About this exercise:
Only one span of the listing below is wanted: the lines from the one with "What is the relatedness" through the one with "An acorn woodpecker can", reproduced exactly, both ends kept.

============================================================

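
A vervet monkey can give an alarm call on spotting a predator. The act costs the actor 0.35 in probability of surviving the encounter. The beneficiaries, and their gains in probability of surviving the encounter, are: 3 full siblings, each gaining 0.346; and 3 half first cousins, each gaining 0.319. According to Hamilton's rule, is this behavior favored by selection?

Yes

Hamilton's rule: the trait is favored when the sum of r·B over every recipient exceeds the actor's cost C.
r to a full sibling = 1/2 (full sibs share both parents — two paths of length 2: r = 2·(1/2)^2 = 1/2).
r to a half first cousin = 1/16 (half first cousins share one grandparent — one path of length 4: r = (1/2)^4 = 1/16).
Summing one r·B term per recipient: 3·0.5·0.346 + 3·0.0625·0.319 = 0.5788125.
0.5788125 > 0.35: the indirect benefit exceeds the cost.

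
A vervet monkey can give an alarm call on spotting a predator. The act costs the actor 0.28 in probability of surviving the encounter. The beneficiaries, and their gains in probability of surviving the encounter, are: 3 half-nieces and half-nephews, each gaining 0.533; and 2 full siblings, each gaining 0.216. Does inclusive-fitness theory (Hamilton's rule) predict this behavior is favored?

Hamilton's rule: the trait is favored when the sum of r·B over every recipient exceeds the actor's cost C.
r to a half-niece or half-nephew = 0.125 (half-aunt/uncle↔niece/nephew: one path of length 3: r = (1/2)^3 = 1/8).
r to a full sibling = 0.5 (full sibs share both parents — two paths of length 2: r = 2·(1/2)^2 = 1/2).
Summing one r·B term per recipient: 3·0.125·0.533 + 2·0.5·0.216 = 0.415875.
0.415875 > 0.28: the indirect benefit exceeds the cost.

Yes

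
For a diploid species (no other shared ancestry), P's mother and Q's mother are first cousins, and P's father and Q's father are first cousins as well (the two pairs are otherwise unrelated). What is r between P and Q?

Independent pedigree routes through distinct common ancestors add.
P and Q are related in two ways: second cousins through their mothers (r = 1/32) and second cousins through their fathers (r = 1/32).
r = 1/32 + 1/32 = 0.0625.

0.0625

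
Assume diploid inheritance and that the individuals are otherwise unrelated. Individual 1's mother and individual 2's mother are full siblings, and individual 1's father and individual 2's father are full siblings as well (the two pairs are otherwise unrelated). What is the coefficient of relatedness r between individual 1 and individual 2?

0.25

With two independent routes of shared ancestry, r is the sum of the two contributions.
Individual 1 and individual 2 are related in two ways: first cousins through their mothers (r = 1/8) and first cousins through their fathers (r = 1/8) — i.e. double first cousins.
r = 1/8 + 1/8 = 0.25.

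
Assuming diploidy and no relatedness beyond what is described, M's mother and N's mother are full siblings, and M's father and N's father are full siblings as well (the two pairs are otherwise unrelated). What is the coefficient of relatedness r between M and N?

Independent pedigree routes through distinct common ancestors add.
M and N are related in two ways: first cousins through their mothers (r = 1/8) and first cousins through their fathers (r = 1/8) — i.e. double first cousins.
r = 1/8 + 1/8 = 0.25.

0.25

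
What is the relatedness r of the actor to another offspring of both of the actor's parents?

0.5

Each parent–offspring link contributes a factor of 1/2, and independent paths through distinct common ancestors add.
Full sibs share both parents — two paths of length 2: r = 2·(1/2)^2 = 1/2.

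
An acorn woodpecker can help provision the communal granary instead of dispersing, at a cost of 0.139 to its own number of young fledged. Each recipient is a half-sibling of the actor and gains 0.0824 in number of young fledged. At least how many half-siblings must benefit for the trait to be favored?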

============================================================

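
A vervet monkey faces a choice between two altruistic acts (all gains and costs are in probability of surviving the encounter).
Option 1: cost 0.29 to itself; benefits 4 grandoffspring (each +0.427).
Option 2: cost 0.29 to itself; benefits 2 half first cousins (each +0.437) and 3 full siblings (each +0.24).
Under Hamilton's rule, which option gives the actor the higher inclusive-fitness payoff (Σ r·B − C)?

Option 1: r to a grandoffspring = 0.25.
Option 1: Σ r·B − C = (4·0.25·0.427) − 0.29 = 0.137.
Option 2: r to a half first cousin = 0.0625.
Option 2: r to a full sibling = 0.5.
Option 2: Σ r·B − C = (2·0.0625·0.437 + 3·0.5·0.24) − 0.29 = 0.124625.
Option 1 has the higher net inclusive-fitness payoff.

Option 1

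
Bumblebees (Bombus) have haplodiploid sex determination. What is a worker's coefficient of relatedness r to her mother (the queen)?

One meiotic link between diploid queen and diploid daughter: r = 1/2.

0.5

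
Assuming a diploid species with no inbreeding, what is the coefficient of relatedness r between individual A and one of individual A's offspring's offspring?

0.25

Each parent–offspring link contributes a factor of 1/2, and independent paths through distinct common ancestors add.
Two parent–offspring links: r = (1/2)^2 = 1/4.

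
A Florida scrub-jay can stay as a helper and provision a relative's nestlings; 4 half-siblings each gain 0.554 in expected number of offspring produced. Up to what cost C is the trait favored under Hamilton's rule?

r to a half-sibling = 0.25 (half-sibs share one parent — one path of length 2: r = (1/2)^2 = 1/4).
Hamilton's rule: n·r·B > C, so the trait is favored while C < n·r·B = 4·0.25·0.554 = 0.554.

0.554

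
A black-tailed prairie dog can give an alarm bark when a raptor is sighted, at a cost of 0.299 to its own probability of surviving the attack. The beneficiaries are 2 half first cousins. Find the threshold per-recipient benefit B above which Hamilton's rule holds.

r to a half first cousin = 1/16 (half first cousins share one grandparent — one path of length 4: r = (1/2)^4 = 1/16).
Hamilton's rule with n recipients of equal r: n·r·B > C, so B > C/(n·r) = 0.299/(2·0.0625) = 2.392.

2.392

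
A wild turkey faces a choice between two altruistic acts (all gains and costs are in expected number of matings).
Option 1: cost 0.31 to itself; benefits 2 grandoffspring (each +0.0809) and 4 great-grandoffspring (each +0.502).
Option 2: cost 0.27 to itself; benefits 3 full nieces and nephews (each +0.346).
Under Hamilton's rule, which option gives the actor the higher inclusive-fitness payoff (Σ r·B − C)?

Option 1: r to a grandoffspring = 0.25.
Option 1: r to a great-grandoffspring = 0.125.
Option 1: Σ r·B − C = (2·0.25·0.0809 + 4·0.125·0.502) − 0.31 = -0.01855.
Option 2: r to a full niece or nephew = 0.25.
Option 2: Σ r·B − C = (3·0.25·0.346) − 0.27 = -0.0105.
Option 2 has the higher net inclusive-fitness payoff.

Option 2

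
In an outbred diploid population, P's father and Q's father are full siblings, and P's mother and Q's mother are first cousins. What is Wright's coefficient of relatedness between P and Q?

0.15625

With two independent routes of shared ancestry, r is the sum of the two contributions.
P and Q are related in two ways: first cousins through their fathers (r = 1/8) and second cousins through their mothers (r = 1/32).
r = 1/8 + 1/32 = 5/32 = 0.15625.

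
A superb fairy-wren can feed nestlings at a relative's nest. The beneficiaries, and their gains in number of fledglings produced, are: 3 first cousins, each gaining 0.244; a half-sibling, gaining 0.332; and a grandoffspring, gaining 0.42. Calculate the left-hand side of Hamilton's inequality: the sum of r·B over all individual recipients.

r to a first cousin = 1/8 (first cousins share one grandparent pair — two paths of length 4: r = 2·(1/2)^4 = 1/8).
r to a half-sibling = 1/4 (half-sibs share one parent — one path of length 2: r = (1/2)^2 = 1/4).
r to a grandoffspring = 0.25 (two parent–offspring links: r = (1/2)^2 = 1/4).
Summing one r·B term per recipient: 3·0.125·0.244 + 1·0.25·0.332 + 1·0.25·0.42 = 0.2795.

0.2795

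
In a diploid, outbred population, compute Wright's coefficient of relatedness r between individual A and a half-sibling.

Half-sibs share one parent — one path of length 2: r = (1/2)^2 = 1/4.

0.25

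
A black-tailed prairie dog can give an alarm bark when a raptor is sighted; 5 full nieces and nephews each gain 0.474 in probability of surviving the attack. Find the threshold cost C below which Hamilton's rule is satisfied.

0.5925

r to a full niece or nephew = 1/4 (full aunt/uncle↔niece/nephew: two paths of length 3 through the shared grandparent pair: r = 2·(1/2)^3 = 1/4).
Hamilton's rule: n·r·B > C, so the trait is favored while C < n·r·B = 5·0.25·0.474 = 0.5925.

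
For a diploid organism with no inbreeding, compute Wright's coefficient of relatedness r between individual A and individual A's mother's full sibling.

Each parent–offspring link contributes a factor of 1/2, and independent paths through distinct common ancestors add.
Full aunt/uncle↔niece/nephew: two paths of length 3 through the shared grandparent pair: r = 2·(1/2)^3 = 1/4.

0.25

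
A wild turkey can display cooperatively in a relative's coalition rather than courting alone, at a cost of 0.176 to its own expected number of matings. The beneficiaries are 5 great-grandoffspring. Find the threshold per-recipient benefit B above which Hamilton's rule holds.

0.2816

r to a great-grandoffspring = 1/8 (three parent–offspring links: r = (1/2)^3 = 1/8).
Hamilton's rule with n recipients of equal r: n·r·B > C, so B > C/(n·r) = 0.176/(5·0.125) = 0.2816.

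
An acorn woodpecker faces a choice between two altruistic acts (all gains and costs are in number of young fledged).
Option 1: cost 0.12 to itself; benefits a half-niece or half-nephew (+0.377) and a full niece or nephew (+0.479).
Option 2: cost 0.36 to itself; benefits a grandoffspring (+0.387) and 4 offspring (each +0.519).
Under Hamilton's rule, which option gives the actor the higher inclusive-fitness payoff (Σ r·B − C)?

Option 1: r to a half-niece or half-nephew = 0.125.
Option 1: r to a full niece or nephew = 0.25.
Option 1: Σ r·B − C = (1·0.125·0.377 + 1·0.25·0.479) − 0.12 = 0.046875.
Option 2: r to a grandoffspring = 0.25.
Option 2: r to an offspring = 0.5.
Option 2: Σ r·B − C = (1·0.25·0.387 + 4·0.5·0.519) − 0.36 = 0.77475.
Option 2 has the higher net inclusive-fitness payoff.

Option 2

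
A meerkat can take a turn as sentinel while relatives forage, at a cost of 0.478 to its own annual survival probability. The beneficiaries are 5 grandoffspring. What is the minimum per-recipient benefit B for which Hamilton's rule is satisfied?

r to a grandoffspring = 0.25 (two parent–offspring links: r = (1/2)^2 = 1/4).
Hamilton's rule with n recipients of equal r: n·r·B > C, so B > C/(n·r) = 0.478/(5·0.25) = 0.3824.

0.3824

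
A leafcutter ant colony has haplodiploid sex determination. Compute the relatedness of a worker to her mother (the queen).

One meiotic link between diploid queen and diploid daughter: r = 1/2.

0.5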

============================================================

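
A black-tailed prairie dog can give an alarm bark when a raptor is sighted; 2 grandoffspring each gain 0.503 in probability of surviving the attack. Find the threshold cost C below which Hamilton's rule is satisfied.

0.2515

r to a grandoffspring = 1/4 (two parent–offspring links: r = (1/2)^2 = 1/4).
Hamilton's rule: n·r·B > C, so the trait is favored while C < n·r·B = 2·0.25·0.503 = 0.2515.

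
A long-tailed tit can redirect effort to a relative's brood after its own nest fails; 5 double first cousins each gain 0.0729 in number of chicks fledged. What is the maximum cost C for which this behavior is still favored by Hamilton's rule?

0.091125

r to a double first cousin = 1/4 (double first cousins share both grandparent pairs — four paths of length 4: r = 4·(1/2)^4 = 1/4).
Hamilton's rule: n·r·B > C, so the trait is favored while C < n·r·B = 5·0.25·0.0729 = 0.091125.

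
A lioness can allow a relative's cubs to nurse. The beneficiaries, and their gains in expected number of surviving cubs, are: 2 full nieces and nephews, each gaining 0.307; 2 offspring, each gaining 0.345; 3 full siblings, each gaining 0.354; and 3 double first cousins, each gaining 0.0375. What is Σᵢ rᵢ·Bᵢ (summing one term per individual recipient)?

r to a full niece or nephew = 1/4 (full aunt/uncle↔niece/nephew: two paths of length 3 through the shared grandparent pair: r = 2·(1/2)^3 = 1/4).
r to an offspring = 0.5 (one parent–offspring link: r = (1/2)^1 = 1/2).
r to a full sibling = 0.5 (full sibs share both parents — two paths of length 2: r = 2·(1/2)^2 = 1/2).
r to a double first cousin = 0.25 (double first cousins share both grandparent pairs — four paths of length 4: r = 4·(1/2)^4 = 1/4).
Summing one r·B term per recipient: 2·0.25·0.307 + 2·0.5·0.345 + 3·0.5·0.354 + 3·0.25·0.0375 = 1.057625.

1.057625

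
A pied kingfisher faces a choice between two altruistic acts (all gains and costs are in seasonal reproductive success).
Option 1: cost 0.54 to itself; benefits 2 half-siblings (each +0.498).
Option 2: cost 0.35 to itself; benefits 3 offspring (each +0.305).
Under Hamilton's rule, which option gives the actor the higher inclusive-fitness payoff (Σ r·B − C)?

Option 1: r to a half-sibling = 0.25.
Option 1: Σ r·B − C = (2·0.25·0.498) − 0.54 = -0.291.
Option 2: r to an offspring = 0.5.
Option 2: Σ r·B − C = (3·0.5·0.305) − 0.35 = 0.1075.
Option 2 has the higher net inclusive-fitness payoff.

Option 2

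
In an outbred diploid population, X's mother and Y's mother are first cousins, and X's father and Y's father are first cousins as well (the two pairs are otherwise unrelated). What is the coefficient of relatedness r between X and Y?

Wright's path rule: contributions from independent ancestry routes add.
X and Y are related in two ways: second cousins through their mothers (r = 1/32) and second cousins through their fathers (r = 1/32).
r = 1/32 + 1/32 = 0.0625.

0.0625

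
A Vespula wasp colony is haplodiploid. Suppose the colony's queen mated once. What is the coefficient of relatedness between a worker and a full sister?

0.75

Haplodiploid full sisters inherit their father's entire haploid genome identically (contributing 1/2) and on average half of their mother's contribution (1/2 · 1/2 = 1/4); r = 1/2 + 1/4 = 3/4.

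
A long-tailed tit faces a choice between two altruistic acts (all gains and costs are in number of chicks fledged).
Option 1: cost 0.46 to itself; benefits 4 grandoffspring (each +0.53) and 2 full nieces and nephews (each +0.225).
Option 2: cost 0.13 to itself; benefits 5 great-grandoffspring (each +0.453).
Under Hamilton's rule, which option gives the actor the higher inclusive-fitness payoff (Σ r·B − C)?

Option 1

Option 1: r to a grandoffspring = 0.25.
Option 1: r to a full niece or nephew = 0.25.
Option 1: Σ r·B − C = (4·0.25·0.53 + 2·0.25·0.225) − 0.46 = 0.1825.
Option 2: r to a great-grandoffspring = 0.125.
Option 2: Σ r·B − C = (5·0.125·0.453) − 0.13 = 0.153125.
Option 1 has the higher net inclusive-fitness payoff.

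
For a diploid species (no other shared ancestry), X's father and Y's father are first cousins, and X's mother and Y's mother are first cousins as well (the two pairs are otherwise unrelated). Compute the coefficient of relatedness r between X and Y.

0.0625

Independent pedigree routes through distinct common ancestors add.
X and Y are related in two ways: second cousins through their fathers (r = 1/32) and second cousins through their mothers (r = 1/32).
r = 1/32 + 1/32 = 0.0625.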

============================================================

Reply to the exercise:
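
What is the relatedness r of the actor to another offspring of both of the actor's parents?

0.5

Each parent–offspring link contributes a factor of 1/2, and independent paths through distinct common ancestors add.
Full sibs share both parents — two paths of length 2: r = 2·(1/2)^2 = 1/2.

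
An acorn woodpecker can help provision the communal granary instead of dispersing, at a cost of 0.139 to its own number of young fledged. Each recipient is a half-sibling of the actor and gains 0.0824 in number of young fledged. At least how many half-siblings must benefit for the trait to be favored?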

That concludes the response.